-- ABOUT THIS TASK --
Produce the records again in full, exactly as shown below.

-- Collected data --
((
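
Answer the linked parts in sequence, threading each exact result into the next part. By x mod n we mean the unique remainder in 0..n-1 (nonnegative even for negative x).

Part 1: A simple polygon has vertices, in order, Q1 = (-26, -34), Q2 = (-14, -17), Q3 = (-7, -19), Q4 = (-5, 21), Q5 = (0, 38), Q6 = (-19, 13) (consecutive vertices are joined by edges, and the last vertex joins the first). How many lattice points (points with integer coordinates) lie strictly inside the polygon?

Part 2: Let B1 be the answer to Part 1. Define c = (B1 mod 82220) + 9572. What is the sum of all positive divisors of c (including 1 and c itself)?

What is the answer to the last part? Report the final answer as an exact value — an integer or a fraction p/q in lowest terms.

Part 1: cross terms: (-26*-17 - -14*-34)=-34, (-14*-19 - -7*-17)=147, (-7*21 - -5*-19)=-242, (-5*38 - 0*21)=-190, (0*13 - -19*38)=722, (-19*-34 - -26*13)=984; twice the area = |1387| = 1387; area = 1387/2; boundary points = 1 + 1 + 2 + 1 + 1 + 1 = 7; strictly interior points = area - boundary/2 + 1 = 691; answer 691
Part 2: B1 = 691; c = 10263; 10263 = 3 * 11 * 311; sigma = (1 + 3) * (1 + 11) * (1 + 311) = 4 * 12 * 312 = 14976; answer 14976

14976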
))
-- EXERCISE ANSWER --
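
Answer the linked parts in sequence, threading each exact result into the next part. By x mod n we mean the unique remainder in 0..n-1 (nonnegative even for negative x).

Part 1: A simple polygon has vertices, in order, Q1 = (-26, -34), Q2 = (-14, -17), Q3 = (-7, -19), Q4 = (-5, 21), Q5 = (0, 38), Q6 = (-19, 13) (consecutive vertices are joined by edges, and the last vertex joins the first). How many lattice points (points with integer coordinates) lie strictly inside the polygon?

Part 2: Let B1 be the answer to Part 1. Define c = (B1 mod 82220) + 9572. What is the sum of all positive divisors of c (including 1 and c itself)?

What is the answer to the last part? Report the final answer as an exact value — an integer or a fraction p/q in lowest terms.

Part 1: cross terms: (-26*-17 - -14*-34)=-34, (-14*-19 - -7*-17)=147, (-7*21 - -5*-19)=-242, (-5*38 - 0*21)=-190, (0*13 - -19*38)=722, (-19*-34 - -26*13)=984; twice the area = |1387| = 1387; area = 1387/2; boundary points = 1 + 1 + 2 + 1 + 1 + 1 = 7; strictly interior points = area - boundary/2 + 1 = 691; answer 691
Part 2: B1 = 691; c = 10263; 10263 = 3 * 11 * 311; sigma = (1 + 3) * (1 + 11) * (1 + 311) = 4 * 12 * 312 = 14976; answer 14976

14976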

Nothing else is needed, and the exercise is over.